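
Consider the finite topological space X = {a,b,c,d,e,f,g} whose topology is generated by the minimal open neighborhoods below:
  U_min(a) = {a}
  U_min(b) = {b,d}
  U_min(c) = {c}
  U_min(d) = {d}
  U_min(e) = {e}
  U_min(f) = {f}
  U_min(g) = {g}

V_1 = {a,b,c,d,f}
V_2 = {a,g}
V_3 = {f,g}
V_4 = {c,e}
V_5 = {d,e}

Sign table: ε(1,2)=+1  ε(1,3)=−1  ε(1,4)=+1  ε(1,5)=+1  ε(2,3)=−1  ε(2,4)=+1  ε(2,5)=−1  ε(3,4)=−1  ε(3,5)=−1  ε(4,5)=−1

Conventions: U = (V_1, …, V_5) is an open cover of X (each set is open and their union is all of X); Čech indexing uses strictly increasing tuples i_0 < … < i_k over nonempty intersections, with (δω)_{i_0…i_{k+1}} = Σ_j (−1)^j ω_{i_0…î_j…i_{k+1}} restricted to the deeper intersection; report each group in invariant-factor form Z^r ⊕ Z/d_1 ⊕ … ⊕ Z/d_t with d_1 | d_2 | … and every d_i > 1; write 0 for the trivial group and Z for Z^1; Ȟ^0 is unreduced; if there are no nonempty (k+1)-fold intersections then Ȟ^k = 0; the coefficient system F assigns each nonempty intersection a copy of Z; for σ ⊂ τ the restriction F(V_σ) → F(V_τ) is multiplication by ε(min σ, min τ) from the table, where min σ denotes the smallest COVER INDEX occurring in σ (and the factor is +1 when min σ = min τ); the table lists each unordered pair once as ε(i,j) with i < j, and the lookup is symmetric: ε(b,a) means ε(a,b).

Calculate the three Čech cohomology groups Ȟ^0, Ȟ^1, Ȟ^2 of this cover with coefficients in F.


Ȟ^0(U;F) ≅ 0; Ȟ^1(U;F) ≅ Z ⊕ Z/2; Ȟ^2(U;F) ≅ 0

nonempty overlaps:
  V12={a} V13={f} V14={c} V15={d} V23={g} V45={e}
C dims 5,6; δ0: rk 5, SNF 1^4·2
degree 0: 5−5−0 = 0 → Ȟ^0 ≅ 0
degree 1: 6−0−5 = 1 plus torsion [2] → Ȟ^1 ≅ Z ⊕ Z/2
degree 2: 0−0−0 = 0 → Ȟ^2 ≅ 0


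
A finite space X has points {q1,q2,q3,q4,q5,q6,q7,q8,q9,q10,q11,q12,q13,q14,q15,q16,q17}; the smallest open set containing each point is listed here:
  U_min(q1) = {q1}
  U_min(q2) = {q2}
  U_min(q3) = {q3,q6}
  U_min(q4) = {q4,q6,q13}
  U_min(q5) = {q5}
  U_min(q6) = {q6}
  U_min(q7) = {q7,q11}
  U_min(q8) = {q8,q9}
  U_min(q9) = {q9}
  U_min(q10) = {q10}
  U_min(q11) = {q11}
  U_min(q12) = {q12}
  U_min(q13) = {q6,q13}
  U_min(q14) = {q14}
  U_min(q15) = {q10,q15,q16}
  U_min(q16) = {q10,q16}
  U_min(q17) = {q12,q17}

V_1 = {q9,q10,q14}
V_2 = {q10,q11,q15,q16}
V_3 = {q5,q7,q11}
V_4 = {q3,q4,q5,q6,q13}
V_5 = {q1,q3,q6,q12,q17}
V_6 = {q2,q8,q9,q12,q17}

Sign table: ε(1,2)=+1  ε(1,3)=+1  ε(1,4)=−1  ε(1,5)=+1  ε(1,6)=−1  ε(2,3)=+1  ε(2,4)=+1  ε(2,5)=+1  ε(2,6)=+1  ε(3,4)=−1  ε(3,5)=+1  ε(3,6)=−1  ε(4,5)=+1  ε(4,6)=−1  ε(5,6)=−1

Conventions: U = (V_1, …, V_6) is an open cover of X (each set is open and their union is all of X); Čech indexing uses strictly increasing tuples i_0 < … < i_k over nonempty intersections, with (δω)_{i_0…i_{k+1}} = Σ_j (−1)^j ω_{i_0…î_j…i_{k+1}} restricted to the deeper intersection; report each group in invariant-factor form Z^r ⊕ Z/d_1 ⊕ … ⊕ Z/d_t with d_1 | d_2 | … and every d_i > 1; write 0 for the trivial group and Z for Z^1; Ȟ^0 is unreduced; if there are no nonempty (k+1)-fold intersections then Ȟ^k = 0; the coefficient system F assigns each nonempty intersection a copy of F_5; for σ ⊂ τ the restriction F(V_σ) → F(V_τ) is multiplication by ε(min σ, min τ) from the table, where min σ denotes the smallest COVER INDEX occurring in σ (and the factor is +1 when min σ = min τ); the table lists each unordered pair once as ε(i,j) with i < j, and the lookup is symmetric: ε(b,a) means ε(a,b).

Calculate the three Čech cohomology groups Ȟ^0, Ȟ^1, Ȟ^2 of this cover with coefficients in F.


Ȟ^0 = 0, Ȟ^1 = 0 and Ȟ^2 = 0

nerve simplices:
  V12={q10} V16={q9} V23={q11} V34={q5} V45={q3,q6} V56={q12,q17}
C dims 6,6; δ0: rk_F5 6
degree 0: 6−6−0 = 0 → Ȟ^0 ≅ 0
degree 1: 6−0−6 = 0 → Ȟ^1 ≅ 0
degree 2: 0−0−0 = 0 → Ȟ^2 ≅ 0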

++++++

### The problem
Which lines above contain the word "finite"? Copy each one.

### Response to the exercise
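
Consider the finite topological space X = {a,b,c,d,e,f,g} whose topology is generated by the minimal open neighborhoods below:
A finite space X has points {q1,q2,q3,q4,q5,q6,q7,q8,q9,q10,q11,q12,q13,q14,q15,q16,q17}; the smallest open set containing each point is listed here: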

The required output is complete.